### WHAT TO DO
All the entries that follow must be written out again exactly.

### PROVIDED DATA
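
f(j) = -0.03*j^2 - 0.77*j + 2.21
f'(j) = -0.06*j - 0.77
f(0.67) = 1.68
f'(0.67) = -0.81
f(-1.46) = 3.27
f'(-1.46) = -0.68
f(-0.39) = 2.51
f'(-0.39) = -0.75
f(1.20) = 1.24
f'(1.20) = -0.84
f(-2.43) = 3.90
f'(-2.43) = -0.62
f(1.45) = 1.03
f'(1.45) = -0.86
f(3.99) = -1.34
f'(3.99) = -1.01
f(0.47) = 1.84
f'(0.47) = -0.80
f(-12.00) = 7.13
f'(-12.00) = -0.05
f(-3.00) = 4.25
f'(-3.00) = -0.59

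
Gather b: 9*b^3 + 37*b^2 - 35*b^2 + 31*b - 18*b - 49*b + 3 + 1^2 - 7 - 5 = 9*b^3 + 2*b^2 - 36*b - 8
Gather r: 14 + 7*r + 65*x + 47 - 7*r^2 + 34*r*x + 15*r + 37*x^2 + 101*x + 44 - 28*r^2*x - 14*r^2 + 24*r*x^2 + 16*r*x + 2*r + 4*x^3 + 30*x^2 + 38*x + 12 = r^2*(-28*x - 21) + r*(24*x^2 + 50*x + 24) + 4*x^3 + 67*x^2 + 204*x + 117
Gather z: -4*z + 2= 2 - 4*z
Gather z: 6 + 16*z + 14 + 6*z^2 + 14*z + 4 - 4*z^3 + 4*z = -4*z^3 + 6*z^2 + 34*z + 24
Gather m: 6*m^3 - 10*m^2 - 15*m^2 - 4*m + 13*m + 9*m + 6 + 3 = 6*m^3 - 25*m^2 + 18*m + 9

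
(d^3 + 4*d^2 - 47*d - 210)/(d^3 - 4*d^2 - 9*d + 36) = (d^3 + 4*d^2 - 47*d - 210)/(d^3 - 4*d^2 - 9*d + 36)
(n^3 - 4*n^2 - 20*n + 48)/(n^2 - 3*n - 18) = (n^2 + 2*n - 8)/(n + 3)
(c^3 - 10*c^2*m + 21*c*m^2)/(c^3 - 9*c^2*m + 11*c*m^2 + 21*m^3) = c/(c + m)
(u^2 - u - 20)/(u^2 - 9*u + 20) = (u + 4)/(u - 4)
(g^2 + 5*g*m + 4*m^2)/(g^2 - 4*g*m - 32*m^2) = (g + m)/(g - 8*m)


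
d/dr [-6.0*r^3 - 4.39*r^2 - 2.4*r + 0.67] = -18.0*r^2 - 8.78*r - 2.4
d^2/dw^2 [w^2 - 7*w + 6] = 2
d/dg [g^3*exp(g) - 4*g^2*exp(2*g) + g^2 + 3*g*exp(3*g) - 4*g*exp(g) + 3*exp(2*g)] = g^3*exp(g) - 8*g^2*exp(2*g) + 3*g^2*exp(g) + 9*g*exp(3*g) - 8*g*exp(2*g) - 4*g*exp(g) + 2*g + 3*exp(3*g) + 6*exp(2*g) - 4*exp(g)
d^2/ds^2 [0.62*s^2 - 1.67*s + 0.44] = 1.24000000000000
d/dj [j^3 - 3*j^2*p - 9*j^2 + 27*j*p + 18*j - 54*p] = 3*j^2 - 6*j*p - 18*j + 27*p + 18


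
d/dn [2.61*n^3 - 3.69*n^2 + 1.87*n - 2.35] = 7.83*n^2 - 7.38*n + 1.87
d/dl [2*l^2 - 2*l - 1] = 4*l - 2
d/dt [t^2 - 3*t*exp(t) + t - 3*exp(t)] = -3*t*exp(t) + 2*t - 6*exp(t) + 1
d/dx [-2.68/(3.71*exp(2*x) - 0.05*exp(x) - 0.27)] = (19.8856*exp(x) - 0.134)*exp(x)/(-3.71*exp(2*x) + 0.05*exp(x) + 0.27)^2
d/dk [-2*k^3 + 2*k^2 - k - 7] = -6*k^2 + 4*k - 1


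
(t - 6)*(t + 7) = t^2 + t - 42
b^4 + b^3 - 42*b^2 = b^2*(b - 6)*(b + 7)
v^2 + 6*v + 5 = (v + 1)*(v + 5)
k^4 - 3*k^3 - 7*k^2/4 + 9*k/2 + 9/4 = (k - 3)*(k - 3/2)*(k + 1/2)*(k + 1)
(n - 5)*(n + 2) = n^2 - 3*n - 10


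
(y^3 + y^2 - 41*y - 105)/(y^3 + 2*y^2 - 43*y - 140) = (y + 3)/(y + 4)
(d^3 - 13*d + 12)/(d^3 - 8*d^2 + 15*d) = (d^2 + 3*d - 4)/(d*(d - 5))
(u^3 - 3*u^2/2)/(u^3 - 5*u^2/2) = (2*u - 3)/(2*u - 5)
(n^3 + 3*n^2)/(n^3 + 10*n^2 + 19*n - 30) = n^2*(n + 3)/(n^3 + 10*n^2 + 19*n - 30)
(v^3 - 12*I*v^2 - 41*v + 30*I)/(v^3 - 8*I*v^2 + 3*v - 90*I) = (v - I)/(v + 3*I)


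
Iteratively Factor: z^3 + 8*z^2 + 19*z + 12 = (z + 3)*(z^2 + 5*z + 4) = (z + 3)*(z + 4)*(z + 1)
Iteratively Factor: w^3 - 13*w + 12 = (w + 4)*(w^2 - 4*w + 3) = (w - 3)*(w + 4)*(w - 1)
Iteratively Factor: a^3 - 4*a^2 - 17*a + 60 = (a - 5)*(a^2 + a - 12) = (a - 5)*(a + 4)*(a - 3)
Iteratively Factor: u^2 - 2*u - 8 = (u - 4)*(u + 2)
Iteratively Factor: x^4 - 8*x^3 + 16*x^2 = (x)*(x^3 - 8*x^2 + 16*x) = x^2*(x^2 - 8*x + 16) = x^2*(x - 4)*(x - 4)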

### ANSWER BOX
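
f(j) = -0.03*j^2 - 0.77*j + 2.21
f'(j) = -0.06*j - 0.77
f(0.67) = 1.68
f'(0.67) = -0.81
f(-1.46) = 3.27
f'(-1.46) = -0.68
f(-0.39) = 2.51
f'(-0.39) = -0.75
f(1.20) = 1.24
f'(1.20) = -0.84
f(-2.43) = 3.90
f'(-2.43) = -0.62
f(1.45) = 1.03
f'(1.45) = -0.86
f(3.99) = -1.34
f'(3.99) = -1.01
f(0.47) = 1.84
f'(0.47) = -0.80
f(-12.00) = 7.13
f'(-12.00) = -0.05
f(-3.00) = 4.25
f'(-3.00) = -0.59

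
Gather b: 9*b^3 + 37*b^2 - 35*b^2 + 31*b - 18*b - 49*b + 3 + 1^2 - 7 - 5 = 9*b^3 + 2*b^2 - 36*b - 8
Gather r: 14 + 7*r + 65*x + 47 - 7*r^2 + 34*r*x + 15*r + 37*x^2 + 101*x + 44 - 28*r^2*x - 14*r^2 + 24*r*x^2 + 16*r*x + 2*r + 4*x^3 + 30*x^2 + 38*x + 12 = r^2*(-28*x - 21) + r*(24*x^2 + 50*x + 24) + 4*x^3 + 67*x^2 + 204*x + 117
Gather z: -4*z + 2= 2 - 4*z
Gather z: 6 + 16*z + 14 + 6*z^2 + 14*z + 4 - 4*z^3 + 4*z = -4*z^3 + 6*z^2 + 34*z + 24
Gather m: 6*m^3 - 10*m^2 - 15*m^2 - 4*m + 13*m + 9*m + 6 + 3 = 6*m^3 - 25*m^2 + 18*m + 9

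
(d^3 + 4*d^2 - 47*d - 210)/(d^3 - 4*d^2 - 9*d + 36) = (d^3 + 4*d^2 - 47*d - 210)/(d^3 - 4*d^2 - 9*d + 36)
(n^3 - 4*n^2 - 20*n + 48)/(n^2 - 3*n - 18) = (n^2 + 2*n - 8)/(n + 3)
(c^3 - 10*c^2*m + 21*c*m^2)/(c^3 - 9*c^2*m + 11*c*m^2 + 21*m^3) = c/(c + m)
(u^2 - u - 20)/(u^2 - 9*u + 20) = (u + 4)/(u - 4)
(g^2 + 5*g*m + 4*m^2)/(g^2 - 4*g*m - 32*m^2) = (g + m)/(g - 8*m)


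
d/dr [-6.0*r^3 - 4.39*r^2 - 2.4*r + 0.67] = -18.0*r^2 - 8.78*r - 2.4
d^2/dw^2 [w^2 - 7*w + 6] = 2
d/dg [g^3*exp(g) - 4*g^2*exp(2*g) + g^2 + 3*g*exp(3*g) - 4*g*exp(g) + 3*exp(2*g)] = g^3*exp(g) - 8*g^2*exp(2*g) + 3*g^2*exp(g) + 9*g*exp(3*g) - 8*g*exp(2*g) - 4*g*exp(g) + 2*g + 3*exp(3*g) + 6*exp(2*g) - 4*exp(g)
d^2/ds^2 [0.62*s^2 - 1.67*s + 0.44] = 1.24000000000000
d/dj [j^3 - 3*j^2*p - 9*j^2 + 27*j*p + 18*j - 54*p] = 3*j^2 - 6*j*p - 18*j + 27*p + 18


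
d/dn [2.61*n^3 - 3.69*n^2 + 1.87*n - 2.35] = 7.83*n^2 - 7.38*n + 1.87
d/dl [2*l^2 - 2*l - 1] = 4*l - 2
d/dt [t^2 - 3*t*exp(t) + t - 3*exp(t)] = -3*t*exp(t) + 2*t - 6*exp(t) + 1
d/dx [-2.68/(3.71*exp(2*x) - 0.05*exp(x) - 0.27)] = (19.8856*exp(x) - 0.134)*exp(x)/(-3.71*exp(2*x) + 0.05*exp(x) + 0.27)^2
d/dk [-2*k^3 + 2*k^2 - k - 7] = -6*k^2 + 4*k - 1


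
(t - 6)*(t + 7) = t^2 + t - 42
b^4 + b^3 - 42*b^2 = b^2*(b - 6)*(b + 7)
v^2 + 6*v + 5 = (v + 1)*(v + 5)
k^4 - 3*k^3 - 7*k^2/4 + 9*k/2 + 9/4 = (k - 3)*(k - 3/2)*(k + 1/2)*(k + 1)
(n - 5)*(n + 2) = n^2 - 3*n - 10


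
(y^3 + y^2 - 41*y - 105)/(y^3 + 2*y^2 - 43*y - 140) = (y + 3)/(y + 4)
(d^3 - 13*d + 12)/(d^3 - 8*d^2 + 15*d) = (d^2 + 3*d - 4)/(d*(d - 5))
(u^3 - 3*u^2/2)/(u^3 - 5*u^2/2) = (2*u - 3)/(2*u - 5)
(n^3 + 3*n^2)/(n^3 + 10*n^2 + 19*n - 30) = n^2*(n + 3)/(n^3 + 10*n^2 + 19*n - 30)
(v^3 - 12*I*v^2 - 41*v + 30*I)/(v^3 - 8*I*v^2 + 3*v - 90*I) = (v - I)/(v + 3*I)


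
Iteratively Factor: z^3 + 8*z^2 + 19*z + 12 = (z + 3)*(z^2 + 5*z + 4) = (z + 3)*(z + 4)*(z + 1)
Iteratively Factor: w^3 - 13*w + 12 = (w + 4)*(w^2 - 4*w + 3) = (w - 3)*(w + 4)*(w - 1)
Iteratively Factor: a^3 - 4*a^2 - 17*a + 60 = (a - 5)*(a^2 + a - 12) = (a - 5)*(a + 4)*(a - 3)
Iteratively Factor: u^2 - 2*u - 8 = (u - 4)*(u + 2)
Iteratively Factor: x^4 - 8*x^3 + 16*x^2 = (x)*(x^3 - 8*x^2 + 16*x) = x^2*(x^2 - 8*x + 16) = x^2*(x - 4)*(x - 4)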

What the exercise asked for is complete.